Your answer must contain only the lines from the one containing "Let f(x) = -2x. Calculate (f(4))^2." through the end of the entries below, reproduced character for character.

Stored items
Start of Block

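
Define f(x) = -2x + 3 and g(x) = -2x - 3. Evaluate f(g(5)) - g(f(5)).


f(g(5)) = 29
g(f(5)) = 11
Difference = 18

18


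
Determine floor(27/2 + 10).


27/2 = 13.5
13.5 + 10 = 23.5
floor(23.5) = 23

23


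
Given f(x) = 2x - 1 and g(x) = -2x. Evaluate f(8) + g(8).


f(8) = 15
g(8) = -16
Sum = -1

-1


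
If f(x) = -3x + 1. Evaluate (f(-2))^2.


f(-2) = 7
(7)^2 = 49

49


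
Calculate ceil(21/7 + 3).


21/7 = 3
3 + 3 = 6
ceil(6) = 6

6


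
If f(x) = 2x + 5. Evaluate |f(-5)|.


f(-5) = -5
|-5| = 5

5


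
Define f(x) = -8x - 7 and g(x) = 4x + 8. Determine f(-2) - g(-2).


f(-2) = 9
g(-2) = 0
Difference = 9

9


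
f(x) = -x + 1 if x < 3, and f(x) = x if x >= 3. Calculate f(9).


9 satisfies x >= 3
f(9) = 9

9


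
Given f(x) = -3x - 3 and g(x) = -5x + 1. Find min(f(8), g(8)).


f(8) = -27
g(8) = -39
min = -39

-39


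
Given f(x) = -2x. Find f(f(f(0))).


f(0) = 0
f(0) = 0
f(0) = 0

0


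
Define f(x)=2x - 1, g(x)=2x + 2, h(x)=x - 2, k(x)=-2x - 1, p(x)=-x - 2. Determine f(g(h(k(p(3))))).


p(3) = -5
k(-5) = 9
h(9) = 7
g(7) = 16
f(16) = 31

31


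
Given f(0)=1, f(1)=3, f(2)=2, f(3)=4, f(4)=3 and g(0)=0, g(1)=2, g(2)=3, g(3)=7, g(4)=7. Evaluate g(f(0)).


2


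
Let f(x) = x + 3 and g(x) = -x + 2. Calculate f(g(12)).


g(12) = -10
f(-10) = -7

-7


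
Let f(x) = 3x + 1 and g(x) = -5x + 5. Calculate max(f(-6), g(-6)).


35


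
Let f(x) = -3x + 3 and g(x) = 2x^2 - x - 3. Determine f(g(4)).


g(4) = 25
f(25) = -72

-72


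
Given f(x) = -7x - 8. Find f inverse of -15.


Solve -7x - 8 = -15
x = (-15 + 8) / (-7) = 1

1


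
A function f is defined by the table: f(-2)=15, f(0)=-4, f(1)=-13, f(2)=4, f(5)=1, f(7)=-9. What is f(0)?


Reading from the table at x = 0

-4


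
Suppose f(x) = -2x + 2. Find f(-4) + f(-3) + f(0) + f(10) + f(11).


f(-4) = 10
f(-3) = 8
f(0) = 2
f(10) = -18
f(11) = -20
Sum = -18

-18


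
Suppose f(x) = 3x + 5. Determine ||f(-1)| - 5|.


f(-1) = 2
|2| = 2
|2 - 5| = 3

3


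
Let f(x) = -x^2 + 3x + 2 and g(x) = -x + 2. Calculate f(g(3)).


-2


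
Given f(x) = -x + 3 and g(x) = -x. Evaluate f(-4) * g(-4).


f(-4) = 7
g(-4) = 4
Product = 28

28


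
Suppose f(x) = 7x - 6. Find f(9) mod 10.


7


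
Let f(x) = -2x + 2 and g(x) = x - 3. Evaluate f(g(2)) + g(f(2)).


f(g(2)) = 4
g(f(2)) = -5
Sum = -1

-1


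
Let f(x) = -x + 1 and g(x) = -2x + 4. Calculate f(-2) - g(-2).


f(-2) = 3
g(-2) = 8
Difference = -5

-5


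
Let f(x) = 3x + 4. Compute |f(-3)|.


5


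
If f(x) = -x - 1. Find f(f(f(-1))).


f(-1) = 0
f(0) = -1
f(-1) = 0

0


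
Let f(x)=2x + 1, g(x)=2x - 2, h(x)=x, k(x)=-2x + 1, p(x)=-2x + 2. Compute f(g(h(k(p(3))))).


p(3) = -4
k(-4) = 9
h(9) = 9
g(9) = 16
f(16) = 33

33


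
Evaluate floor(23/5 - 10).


23/5 = 4.6
4.6 - 10 = -5.4
floor(-5.4) = -6

-6


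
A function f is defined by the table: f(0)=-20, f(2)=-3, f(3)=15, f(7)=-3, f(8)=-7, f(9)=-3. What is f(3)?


Reading from the table at x = 3

15


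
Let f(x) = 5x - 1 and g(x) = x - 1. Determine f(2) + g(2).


f(2) = 9
g(2) = 1
Sum = 10

10


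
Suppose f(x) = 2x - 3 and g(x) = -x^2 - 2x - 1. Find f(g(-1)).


-3


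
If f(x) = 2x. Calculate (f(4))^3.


512


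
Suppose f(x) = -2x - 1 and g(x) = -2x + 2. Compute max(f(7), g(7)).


f(7) = -15
g(7) = -12
max = -12

-12


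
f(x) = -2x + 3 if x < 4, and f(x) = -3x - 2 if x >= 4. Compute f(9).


9 satisfies x >= 4
f(9) = -29

-29


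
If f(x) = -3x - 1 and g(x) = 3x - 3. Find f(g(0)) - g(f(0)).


f(g(0)) = 8
g(f(0)) = -6
Difference = 14

14


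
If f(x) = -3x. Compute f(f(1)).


f(1) = -3
f(-3) = 9

9


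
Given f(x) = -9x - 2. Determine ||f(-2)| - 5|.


f(-2) = 16
|16| = 16
|16 - 5| = 11

11


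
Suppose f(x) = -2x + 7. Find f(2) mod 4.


f(2) = 3
3 mod 4 = 3

3


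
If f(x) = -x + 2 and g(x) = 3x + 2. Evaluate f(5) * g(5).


f(5) = -3
g(5) = 17
Product = -51

-51


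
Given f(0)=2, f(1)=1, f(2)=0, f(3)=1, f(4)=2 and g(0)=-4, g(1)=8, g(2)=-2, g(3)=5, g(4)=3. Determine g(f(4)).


f(4) = 2
g(2) = -2

-2


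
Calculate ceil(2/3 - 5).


2/3 = 0.6667
0.6667 - 5 = -4.3333
ceil(-4.3333) = -4

-4


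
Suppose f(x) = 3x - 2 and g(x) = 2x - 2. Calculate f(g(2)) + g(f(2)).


f(g(2)) = 4
g(f(2)) = 6
Sum = 10

10


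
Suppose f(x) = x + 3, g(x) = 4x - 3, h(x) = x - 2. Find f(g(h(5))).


h(5) = 3
g(3) = 9
f(9) = 12

12


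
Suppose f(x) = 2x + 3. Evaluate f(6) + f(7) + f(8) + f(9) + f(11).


f(6) = 15
f(7) = 17
f(8) = 19
f(9) = 21
f(11) = 25
Sum = 97

97


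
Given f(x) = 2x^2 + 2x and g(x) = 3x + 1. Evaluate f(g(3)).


g(3) = 10
f(10) = 2*(10)^2 + 2*(10) = 220

220


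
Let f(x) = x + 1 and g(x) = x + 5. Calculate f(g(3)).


g(3) = 8
f(8) = 9

9


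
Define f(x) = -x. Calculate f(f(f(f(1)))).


1


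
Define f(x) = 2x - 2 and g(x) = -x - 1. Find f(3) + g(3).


f(3) = 4
g(3) = -4
Sum = 0

0


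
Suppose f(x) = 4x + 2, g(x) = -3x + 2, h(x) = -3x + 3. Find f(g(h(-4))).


h(-4) = 15
g(15) = -43
f(-43) = -170

-170


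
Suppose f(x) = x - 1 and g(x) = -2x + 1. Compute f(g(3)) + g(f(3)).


f(g(3)) = -6
g(f(3)) = -3
Sum = -9

-9


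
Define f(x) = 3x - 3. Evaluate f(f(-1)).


f(-1) = -6
f(-6) = -21

-21


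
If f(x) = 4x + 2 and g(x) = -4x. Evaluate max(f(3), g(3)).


f(3) = 14
g(3) = -12
max = 14

14


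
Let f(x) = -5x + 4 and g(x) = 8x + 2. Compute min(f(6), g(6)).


f(6) = -26
g(6) = 50
min = -26

-26


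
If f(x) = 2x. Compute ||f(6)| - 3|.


f(6) = 12
|12| = 12
|12 - 3| = 9

9


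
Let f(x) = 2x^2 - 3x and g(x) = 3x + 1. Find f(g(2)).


g(2) = 7
f(7) = 2*(7)^2 - 3*(7) = 77

77


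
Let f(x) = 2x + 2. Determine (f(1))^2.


f(1) = 4
(4)^2 = 16

16


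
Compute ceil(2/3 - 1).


2/3 = 0.6667
0.6667 - 1 = -0.3333
ceil(-0.3333) = 0

0


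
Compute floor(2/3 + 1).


2/3 = 0.6667
0.6667 + 1 = 1.6667
floor(1.6667) = 1

1


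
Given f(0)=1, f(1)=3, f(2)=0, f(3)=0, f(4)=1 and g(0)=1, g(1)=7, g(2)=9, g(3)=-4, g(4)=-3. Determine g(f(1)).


f(1) = 3
g(3) = -4

-4


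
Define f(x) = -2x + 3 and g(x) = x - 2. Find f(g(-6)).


g(-6) = -8
f(-8) = 19

19


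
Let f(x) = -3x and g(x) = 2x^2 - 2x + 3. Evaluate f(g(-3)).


-81


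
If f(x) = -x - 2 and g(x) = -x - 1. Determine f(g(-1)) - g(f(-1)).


f(g(-1)) = -2
g(f(-1)) = 0
Difference = -2

-2


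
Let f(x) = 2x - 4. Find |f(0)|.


4


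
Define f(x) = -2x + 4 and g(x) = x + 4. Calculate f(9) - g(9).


f(9) = -14
g(9) = 13
Difference = -27

-27


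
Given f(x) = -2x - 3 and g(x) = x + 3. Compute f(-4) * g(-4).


f(-4) = 5
g(-4) = -1
Product = -5

-5


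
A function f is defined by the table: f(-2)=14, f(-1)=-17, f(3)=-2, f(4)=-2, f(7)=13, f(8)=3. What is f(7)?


Reading from the table at x = 7

13


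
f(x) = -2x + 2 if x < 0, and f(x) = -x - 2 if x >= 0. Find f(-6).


14


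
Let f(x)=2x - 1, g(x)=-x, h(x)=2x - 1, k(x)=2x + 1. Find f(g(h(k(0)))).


-3


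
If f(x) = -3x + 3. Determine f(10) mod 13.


f(10) = -27
-27 mod 13 = 12

12


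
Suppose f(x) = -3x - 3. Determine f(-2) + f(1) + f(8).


f(-2) = 3
f(1) = -6
f(8) = -27
Sum = -30

-30


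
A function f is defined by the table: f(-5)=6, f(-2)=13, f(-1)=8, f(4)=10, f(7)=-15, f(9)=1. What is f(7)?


Reading from the table at x = 7

-15


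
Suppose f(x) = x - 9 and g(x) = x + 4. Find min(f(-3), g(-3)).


f(-3) = -12
g(-3) = 1
min = -12

-12


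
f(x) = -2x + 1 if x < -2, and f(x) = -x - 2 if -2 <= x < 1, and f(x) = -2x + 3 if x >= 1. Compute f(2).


2 satisfies x >= 1
f(2) = -1

-1


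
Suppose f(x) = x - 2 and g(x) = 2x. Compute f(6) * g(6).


f(6) = 4
g(6) = 12
Product = 48

48


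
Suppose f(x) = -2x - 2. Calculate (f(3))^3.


f(3) = -8
(-8)^3 = -512

-512


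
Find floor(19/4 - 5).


19/4 = 4.75
4.75 - 5 = -0.25
floor(-0.25) = -1

-1


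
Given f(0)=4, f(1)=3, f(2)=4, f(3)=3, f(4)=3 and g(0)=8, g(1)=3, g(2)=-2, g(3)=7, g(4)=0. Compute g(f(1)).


f(1) = 3
g(3) = 7

7


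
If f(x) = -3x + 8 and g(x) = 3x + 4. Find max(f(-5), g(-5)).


f(-5) = 23
g(-5) = -11
max = 23

23


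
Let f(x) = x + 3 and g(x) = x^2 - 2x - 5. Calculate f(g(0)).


g(0) = -5
f(-5) = -2

-2


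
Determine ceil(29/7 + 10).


29/7 = 4.1429
4.1429 + 10 = 14.1429
ceil(14.1429) = 15

15


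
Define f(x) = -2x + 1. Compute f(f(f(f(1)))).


f(1) = -1
f(-1) = 3
f(3) = -5
f(-5) = 11

11


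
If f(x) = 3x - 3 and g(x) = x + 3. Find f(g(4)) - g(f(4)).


f(g(4)) = 18
g(f(4)) = 12
Difference = 6

6


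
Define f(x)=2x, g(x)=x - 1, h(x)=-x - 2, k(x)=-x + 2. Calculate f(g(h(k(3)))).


k(3) = -1
h(-1) = -1
g(-1) = -2
f(-2) = -4

-4


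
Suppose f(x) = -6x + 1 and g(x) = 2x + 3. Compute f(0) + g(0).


f(0) = 1
g(0) = 3
Sum = 4

4


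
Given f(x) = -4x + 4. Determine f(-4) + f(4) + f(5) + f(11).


f(-4) = 20
f(4) = -12
f(5) = -16
f(11) = -40
Sum = -48

-48


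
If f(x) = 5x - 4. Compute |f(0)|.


f(0) = -4
|-4| = 4

4


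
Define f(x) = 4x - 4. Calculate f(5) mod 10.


f(5) = 16
16 mod 10 = 6

6


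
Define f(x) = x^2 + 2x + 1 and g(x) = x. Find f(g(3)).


g(3) = 3
f(3) = 1*(3)^2 + 2*(3) + 1 = 16

16


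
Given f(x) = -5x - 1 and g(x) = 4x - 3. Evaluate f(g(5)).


g(5) = 17
f(17) = -86

-86


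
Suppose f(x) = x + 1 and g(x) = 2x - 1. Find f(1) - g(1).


f(1) = 2
g(1) = 1
Difference = 1

1


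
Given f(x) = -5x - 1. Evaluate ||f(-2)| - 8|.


f(-2) = 9
|9| = 9
|9 - 8| = 1

1


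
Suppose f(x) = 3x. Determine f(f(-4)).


-36


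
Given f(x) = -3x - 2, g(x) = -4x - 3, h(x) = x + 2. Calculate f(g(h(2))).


h(2) = 4
g(4) = -19
f(-19) = 55

55


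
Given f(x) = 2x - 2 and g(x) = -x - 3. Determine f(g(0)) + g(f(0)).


f(g(0)) = -8
g(f(0)) = -1
Sum = -9

-9


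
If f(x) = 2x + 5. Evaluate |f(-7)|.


9


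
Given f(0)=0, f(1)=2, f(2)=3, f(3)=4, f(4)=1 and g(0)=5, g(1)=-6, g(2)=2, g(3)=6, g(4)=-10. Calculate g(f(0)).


f(0) = 0
g(0) = 5

5


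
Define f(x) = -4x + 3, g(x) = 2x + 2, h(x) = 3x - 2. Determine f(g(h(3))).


h(3) = 7
g(7) = 16
f(16) = -61

-61


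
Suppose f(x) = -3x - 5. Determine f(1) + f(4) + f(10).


f(1) = -8
f(4) = -17
f(10) = -35
Sum = -60

-60


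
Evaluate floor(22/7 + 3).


22/7 = 3.1429
3.1429 + 3 = 6.1429
floor(6.1429) = 6

6


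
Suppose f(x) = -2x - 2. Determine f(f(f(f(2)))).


42


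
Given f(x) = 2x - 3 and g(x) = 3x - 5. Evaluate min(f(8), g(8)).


f(8) = 13
g(8) = 19
min = 13

13


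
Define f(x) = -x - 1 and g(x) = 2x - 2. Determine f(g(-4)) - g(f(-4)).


5


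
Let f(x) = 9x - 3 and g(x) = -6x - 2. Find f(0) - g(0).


f(0) = -3
g(0) = -2
Difference = -1

-1


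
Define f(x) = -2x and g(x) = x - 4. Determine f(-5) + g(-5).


f(-5) = 10
g(-5) = -9
Sum = 1

1


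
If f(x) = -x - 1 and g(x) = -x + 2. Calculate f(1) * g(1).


-2


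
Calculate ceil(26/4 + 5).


26/4 = 6.5
6.5 + 5 = 11.5
ceil(11.5) = 12

12


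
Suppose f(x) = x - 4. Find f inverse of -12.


Solve x - 4 = -12
x = (-12 + 4) / 1 = -8

-8


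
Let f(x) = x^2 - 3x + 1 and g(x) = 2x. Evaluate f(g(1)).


g(1) = 2
f(2) = 1*(2)^2 - 3*(2) + 1 = -1

-1


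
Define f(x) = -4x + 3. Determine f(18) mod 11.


f(18) = -69
-69 mod 11 = 8

8


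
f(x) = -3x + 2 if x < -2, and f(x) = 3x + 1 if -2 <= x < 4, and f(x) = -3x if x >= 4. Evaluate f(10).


10 satisfies x >= 4
f(10) = -30

-30


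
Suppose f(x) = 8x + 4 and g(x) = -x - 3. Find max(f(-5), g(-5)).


f(-5) = -36
g(-5) = 2
max = 2

2


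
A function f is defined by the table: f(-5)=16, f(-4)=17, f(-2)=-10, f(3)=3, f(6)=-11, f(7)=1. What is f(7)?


Reading from the table at x = 7

1


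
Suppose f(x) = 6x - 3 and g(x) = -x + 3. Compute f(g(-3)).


g(-3) = 6
f(6) = 33

33


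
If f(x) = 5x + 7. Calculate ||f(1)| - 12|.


0


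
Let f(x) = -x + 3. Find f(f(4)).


f(4) = -1
f(-1) = 4

4


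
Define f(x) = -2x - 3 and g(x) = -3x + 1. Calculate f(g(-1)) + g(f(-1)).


f(g(-1)) = -11
g(f(-1)) = 4
Sum = -7

-7


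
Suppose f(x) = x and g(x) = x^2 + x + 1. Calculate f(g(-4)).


g(-4) = 13
f(13) = 13

13


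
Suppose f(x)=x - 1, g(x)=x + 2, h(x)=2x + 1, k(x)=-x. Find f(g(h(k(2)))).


-2


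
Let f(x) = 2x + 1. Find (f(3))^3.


f(3) = 7
(7)^3 = 343

343


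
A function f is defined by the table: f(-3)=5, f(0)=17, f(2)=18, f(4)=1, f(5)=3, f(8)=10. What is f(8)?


Reading from the table at x = 8

10


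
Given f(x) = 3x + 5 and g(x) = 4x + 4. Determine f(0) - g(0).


f(0) = 5
g(0) = 4
Difference = 1

1


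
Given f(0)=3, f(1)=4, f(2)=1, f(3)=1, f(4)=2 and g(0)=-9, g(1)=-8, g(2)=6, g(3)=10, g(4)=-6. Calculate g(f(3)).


f(3) = 1
g(1) = -8

-8


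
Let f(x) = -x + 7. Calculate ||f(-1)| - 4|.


4


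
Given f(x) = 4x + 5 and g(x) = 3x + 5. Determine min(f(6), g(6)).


f(6) = 29
g(6) = 23
min = 23

23


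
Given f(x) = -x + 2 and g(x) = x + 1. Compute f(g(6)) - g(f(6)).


f(g(6)) = -5
g(f(6)) = -3
Difference = -2

-2


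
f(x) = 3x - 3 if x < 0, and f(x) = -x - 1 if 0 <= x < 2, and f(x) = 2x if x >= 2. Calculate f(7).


7 satisfies x >= 2
f(7) = 14

14


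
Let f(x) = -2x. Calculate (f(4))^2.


f(4) = -8
(-8)^2 = 64

64


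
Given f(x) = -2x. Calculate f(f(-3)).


f(-3) = 6
f(6) = -12

-12


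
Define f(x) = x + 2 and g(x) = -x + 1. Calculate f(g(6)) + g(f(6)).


f(g(6)) = -3
g(f(6)) = -7
Sum = -10

-10


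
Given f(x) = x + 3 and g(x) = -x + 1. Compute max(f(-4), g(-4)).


f(-4) = -1
g(-4) = 5
max = 5

5


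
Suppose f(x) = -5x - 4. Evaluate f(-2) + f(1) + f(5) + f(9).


-81


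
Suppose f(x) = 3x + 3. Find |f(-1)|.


0


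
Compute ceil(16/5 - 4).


16/5 = 3.2
3.2 - 4 = -0.8
ceil(-0.8) = 0

0


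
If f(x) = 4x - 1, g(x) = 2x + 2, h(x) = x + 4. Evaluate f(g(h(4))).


h(4) = 8
g(8) = 18
f(18) = 71

71


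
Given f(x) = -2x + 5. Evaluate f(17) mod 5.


f(17) = -29
-29 mod 5 = 1

1


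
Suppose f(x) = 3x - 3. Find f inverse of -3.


0


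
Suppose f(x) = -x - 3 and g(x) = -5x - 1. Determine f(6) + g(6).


-40


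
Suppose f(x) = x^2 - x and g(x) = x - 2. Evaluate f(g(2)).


g(2) = 0
f(0) = 1*(0)^2 - 1*(0) = 0

0


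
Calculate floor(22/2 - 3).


22/2 = 11
11 - 3 = 8
floor(8) = 8

8


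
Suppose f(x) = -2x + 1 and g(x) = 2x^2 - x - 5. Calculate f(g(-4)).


g(-4) = 31
f(31) = -61

-61


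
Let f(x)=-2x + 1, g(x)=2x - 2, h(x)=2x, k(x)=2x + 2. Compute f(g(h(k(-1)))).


5


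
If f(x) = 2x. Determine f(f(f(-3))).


f(-3) = -6
f(-6) = -12
f(-12) = -24

-24


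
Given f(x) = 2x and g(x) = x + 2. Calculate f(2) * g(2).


f(2) = 4
g(2) = 4
Product = 16

16


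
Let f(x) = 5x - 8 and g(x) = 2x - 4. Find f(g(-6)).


g(-6) = -16
f(-16) = -88

-88


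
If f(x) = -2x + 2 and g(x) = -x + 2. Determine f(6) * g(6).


f(6) = -10
g(6) = -4
Product = 40

40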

End of Block

Completed task.
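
Let f(x) = -2x. Calculate (f(4))^2.


f(4) = -8
(-8)^2 = 64

64


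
Given f(x) = -2x. Calculate f(f(-3)).


f(-3) = 6
f(6) = -12

-12


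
Define f(x) = x + 2 and g(x) = -x + 1. Calculate f(g(6)) + g(f(6)).


f(g(6)) = -3
g(f(6)) = -7
Sum = -10

-10


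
Given f(x) = x + 3 and g(x) = -x + 1. Compute max(f(-4), g(-4)).


f(-4) = -1
g(-4) = 5
max = 5

5


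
Suppose f(x) = -5x - 4. Evaluate f(-2) + f(1) + f(5) + f(9).


-81


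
Suppose f(x) = 3x + 3. Find |f(-1)|.


0


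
Compute ceil(16/5 - 4).


16/5 = 3.2
3.2 - 4 = -0.8
ceil(-0.8) = 0

0


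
If f(x) = 4x - 1, g(x) = 2x + 2, h(x) = x + 4. Evaluate f(g(h(4))).


h(4) = 8
g(8) = 18
f(18) = 71

71


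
Given f(x) = -2x + 5. Evaluate f(17) mod 5.


f(17) = -29
-29 mod 5 = 1

1


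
Suppose f(x) = 3x - 3. Find f inverse of -3.


0


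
Suppose f(x) = -x - 3 and g(x) = -5x - 1. Determine f(6) + g(6).


-40


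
Suppose f(x) = x^2 - x and g(x) = x - 2. Evaluate f(g(2)).


g(2) = 0
f(0) = 1*(0)^2 - 1*(0) = 0

0


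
Calculate floor(22/2 - 3).


22/2 = 11
11 - 3 = 8
floor(8) = 8

8


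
Suppose f(x) = -2x + 1 and g(x) = 2x^2 - x - 5. Calculate f(g(-4)).


g(-4) = 31
f(31) = -61

-61


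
Let f(x)=-2x + 1, g(x)=2x - 2, h(x)=2x, k(x)=2x + 2. Compute f(g(h(k(-1)))).


5


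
If f(x) = 2x. Determine f(f(f(-3))).


f(-3) = -6
f(-6) = -12
f(-12) = -24

-24


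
Given f(x) = 2x and g(x) = x + 2. Calculate f(2) * g(2).


f(2) = 4
g(2) = 4
Product = 16

16


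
Let f(x) = 5x - 8 and g(x) = 2x - 4. Find f(g(-6)).


g(-6) = -16
f(-16) = -88

-88


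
If f(x) = -2x + 2 and g(x) = -x + 2. Determine f(6) * g(6).


f(6) = -10
g(6) = -4
Product = 40

40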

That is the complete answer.